▶ [What you will do]:
In how many lines of the listing below does "performs" appear? Reply with the number only.

((

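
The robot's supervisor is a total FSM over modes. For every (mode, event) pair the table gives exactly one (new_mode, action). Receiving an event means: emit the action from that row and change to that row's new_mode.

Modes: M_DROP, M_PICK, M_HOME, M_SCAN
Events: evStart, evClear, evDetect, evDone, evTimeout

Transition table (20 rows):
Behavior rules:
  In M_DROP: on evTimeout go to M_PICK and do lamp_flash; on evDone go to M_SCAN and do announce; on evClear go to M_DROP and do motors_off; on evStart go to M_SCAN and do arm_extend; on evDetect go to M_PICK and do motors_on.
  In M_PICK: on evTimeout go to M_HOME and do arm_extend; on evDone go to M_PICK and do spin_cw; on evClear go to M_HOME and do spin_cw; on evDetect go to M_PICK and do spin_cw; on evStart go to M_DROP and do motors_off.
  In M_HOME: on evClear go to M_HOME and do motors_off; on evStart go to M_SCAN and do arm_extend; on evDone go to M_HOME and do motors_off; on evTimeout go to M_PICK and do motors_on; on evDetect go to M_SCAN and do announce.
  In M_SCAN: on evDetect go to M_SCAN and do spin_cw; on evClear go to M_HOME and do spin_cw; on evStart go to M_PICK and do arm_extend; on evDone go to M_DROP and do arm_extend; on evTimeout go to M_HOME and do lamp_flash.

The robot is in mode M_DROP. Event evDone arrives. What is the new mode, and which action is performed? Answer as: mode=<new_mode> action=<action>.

mode=M_SCAN action=announce

current mode = M_DROP; filter table to that mode:
  (M_DROP, evTimeout) → (M_PICK, lamp_flash)
  (M_DROP, evDone) → (M_SCAN, announce)  ← event matches
  (M_DROP, evClear) → (M_DROP, motors_off)
  (M_DROP, evStart) → (M_SCAN, arm_extend)
  (M_DROP, evDetect) → (M_PICK, motors_on)
event = evDone selects (M_SCAN, announce)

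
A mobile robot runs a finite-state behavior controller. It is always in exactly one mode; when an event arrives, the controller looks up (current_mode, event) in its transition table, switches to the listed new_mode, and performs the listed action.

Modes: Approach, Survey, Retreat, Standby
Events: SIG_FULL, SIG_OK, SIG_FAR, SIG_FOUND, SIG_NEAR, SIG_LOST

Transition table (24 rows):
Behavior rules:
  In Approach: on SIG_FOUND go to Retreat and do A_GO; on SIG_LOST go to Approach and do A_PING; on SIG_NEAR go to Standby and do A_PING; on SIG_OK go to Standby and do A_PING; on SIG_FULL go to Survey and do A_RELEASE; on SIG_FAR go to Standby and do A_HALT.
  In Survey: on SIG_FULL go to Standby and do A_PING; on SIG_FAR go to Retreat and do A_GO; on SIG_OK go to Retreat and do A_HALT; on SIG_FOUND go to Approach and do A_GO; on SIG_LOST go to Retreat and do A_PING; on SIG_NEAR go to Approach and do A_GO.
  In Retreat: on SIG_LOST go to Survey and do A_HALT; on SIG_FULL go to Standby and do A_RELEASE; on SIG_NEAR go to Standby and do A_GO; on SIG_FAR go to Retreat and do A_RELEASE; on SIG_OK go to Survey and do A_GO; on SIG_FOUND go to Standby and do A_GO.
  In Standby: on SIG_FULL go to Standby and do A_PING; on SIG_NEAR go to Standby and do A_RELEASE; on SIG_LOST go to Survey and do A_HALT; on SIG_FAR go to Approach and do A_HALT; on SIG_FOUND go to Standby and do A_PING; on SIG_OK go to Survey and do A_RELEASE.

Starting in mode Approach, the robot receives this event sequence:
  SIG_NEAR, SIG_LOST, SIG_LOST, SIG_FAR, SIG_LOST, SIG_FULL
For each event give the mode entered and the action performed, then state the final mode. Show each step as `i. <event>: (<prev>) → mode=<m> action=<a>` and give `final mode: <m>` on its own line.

1. SIG_NEAR: (Approach) → mode=Standby action=A_PING
2. SIG_LOST: (Standby) → mode=Survey action=A_HALT
3. SIG_LOST: (Survey) → mode=Retreat action=A_PING
4. SIG_FAR: (Retreat) → mode=Retreat action=A_RELEASE
5. SIG_LOST: (Retreat) → mode=Survey action=A_HALT
6. SIG_FULL: (Survey) → mode=Standby action=A_PING

final mode: Standby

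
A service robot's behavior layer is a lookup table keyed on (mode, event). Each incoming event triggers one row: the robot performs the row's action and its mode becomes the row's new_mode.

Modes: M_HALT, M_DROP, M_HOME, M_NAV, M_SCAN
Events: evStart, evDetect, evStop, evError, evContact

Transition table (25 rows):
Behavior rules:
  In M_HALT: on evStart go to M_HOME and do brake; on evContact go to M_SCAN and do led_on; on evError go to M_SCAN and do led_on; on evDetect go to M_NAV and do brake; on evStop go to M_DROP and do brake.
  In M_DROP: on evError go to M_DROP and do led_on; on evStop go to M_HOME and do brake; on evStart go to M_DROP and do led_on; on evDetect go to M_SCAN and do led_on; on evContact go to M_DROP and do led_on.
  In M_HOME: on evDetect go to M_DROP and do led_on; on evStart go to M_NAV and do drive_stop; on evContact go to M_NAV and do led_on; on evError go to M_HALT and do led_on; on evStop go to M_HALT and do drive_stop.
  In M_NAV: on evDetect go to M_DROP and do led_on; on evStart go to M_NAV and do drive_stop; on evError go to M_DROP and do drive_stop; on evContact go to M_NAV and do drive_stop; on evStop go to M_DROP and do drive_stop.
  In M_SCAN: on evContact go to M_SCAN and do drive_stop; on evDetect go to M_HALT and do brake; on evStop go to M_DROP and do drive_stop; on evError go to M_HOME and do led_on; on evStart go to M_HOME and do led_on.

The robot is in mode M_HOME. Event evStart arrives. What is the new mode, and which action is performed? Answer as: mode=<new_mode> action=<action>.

mode=M_NAV action=drive_stop

current mode = M_HOME; filter table to that mode:
  (M_HOME, evDetect) → (M_DROP, led_on)
  (M_HOME, evStart) → (M_NAV, drive_stop)  ← event matches
  (M_HOME, evContact) → (M_NAV, led_on)
  (M_HOME, evError) → (M_HALT, led_on)
  (M_HOME, evStop) → (M_HALT, drive_stop)
event = evStart selects (M_NAV, drive_stop)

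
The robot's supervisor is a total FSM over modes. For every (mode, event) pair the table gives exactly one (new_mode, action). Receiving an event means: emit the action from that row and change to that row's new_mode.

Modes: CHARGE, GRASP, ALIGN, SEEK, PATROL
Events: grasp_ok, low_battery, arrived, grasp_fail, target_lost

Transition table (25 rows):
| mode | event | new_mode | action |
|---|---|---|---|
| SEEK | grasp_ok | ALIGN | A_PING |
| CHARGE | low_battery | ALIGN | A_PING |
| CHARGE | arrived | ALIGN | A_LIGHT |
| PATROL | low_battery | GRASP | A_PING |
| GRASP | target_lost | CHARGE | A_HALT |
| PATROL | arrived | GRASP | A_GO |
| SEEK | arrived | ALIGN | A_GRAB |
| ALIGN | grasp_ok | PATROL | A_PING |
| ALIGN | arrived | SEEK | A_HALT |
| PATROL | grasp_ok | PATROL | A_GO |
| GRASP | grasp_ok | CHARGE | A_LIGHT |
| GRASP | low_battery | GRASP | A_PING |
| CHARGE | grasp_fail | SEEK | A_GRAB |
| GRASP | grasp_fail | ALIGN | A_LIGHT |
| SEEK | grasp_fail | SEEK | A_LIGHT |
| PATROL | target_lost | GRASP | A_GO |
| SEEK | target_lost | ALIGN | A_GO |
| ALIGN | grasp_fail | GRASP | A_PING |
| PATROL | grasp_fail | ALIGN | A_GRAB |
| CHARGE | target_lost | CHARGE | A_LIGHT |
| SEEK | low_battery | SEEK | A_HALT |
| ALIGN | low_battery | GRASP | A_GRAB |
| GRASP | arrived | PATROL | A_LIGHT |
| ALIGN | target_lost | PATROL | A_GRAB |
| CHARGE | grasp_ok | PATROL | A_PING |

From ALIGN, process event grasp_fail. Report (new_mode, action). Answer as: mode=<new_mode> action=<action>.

current mode = ALIGN; filter table to that mode:
  (ALIGN, grasp_ok) → (PATROL, A_PING)
  (ALIGN, arrived) → (SEEK, A_HALT)
  (ALIGN, grasp_fail) → (GRASP, A_PING)  ← event matches
  (ALIGN, low_battery) → (GRASP, A_GRAB)
  (ALIGN, target_lost) → (PATROL, A_GRAB)
event = grasp_fail selects (GRASP, A_PING)

mode=GRASP action=A_PING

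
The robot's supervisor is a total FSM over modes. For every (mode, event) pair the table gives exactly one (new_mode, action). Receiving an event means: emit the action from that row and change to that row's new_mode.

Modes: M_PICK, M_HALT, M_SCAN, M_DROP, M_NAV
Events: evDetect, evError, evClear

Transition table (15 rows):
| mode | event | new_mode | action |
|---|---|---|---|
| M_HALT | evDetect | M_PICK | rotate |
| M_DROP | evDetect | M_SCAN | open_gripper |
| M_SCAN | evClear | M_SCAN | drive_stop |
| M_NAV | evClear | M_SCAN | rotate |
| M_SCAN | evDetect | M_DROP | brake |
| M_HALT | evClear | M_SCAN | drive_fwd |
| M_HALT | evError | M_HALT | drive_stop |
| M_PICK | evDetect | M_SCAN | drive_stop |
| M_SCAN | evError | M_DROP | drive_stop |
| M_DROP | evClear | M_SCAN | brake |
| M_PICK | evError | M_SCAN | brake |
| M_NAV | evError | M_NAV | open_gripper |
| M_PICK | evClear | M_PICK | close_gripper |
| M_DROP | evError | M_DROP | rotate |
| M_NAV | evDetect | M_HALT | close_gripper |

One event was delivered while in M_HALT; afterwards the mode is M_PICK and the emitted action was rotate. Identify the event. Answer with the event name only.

try evDetect: (M_HALT, evDetect) → (M_PICK, rotate)  ← matches
try evError: (M_HALT, evError) → (M_HALT, drive_stop)
try evClear: (M_HALT, evClear) → (M_SCAN, drive_fwd)

evDetect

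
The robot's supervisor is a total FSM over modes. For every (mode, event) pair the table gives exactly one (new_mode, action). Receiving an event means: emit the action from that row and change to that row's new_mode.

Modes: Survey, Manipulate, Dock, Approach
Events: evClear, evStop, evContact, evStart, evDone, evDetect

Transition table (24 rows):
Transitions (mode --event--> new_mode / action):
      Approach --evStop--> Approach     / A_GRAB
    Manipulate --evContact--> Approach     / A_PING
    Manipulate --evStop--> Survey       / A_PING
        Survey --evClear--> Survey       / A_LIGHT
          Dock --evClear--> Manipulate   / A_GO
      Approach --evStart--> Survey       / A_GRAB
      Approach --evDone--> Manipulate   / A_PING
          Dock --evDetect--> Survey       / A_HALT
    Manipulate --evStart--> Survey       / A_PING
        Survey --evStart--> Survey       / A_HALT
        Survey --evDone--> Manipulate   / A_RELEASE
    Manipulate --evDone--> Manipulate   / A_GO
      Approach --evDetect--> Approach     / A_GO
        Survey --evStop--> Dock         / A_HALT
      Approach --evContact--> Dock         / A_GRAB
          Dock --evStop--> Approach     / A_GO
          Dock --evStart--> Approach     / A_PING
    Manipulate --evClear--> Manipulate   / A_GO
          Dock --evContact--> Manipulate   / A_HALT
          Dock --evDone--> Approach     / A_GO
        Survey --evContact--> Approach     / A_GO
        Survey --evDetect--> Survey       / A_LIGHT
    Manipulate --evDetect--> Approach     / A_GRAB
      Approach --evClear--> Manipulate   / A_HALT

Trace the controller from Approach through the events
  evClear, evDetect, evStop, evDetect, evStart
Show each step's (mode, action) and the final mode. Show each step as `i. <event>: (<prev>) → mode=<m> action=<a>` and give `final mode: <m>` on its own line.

final mode: Survey

1. evClear: (Approach) → mode=Manipulate action=A_HALT
2. evDetect: (Manipulate) → mode=Approach action=A_GRAB
3. evStop: (Approach) → mode=Approach action=A_GRAB
4. evDetect: (Approach) → mode=Approach action=A_GO
5. evStart: (Approach) → mode=Survey action=A_GRAB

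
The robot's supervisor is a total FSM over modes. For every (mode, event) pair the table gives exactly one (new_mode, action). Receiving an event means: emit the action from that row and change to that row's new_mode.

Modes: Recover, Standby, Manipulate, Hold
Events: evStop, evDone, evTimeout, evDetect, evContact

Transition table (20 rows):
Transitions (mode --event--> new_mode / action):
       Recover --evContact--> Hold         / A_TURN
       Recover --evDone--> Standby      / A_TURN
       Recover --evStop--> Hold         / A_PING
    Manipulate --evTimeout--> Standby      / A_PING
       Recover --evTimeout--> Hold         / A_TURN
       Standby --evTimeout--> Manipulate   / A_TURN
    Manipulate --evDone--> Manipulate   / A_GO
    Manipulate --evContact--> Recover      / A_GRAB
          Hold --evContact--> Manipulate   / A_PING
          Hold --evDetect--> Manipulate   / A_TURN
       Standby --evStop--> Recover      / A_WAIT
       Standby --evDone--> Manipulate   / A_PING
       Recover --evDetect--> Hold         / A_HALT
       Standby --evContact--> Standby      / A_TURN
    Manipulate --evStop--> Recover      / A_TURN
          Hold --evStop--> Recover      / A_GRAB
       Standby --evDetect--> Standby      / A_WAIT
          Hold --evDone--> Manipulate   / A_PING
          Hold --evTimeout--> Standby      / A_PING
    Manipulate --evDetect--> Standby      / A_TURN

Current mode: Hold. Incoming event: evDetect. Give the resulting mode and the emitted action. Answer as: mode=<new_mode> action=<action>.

mode=Manipulate action=A_TURN

current mode = Hold; filter table to that mode:
  (Hold, evContact) → (Manipulate, A_PING)
  (Hold, evDetect) → (Manipulate, A_TURN)  ← event matches
  (Hold, evStop) → (Recover, A_GRAB)
  (Hold, evDone) → (Manipulate, A_PING)
  (Hold, evTimeout) → (Standby, A_PING)
event = evDetect selects (Manipulate, A_TURN)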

))

▶ [Solution to the problem]:
2